*Work instructions*: Only lines holding the word "Answer" are wanted. Copy them from the listing below.

*Exercise materials*:
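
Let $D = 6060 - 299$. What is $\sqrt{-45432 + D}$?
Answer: $i \sqrt{39671} \approx 199.18 i$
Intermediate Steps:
$D = 5761$
$\sqrt{-45432 + D} = \sqrt{-45432 + 5761} = \sqrt{-39671} = i \sqrt{39671}$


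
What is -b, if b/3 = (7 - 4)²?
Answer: -27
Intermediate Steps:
b = 27 (b = 3*(7 - 4)² = 3*3² = 3*9 = 27)
-b = -1*27 = -27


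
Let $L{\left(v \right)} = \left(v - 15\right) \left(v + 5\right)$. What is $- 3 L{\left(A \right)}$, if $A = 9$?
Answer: $252$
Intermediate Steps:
$L{\left(v \right)} = \left(-15 + v\right) \left(5 + v\right)$
$- 3 L{\left(A \right)} = - 3 \left(-75 + 9^{2} - 90\right) = - 3 \left(-75 + 81 - 90\right) = \left(-3\right) \left(-84\right) = 252$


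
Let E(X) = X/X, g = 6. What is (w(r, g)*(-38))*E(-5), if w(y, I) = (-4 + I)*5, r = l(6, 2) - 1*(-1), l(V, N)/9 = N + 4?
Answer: -380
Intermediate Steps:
l(V, N) = 36 + 9*N (l(V, N) = 9*(N + 4) = 9*(4 + N) = 36 + 9*N)
E(X) = 1
r = 55 (r = (36 + 9*2) - 1*(-1) = (36 + 18) + 1 = 54 + 1 = 55)
w(y, I) = -20 + 5*I
(w(r, g)*(-38))*E(-5) = ((-20 + 5*6)*(-38))*1 = ((-20 + 30)*(-38))*1 = (10*(-38))*1 = -380*1 = -380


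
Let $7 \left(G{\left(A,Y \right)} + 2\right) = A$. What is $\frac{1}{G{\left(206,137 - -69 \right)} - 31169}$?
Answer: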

*Solution*:
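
Answer: $i \sqrt{39671} \approx 199.18 i$
Answer: -27
Answer: $252$
Answer: -380
Answer: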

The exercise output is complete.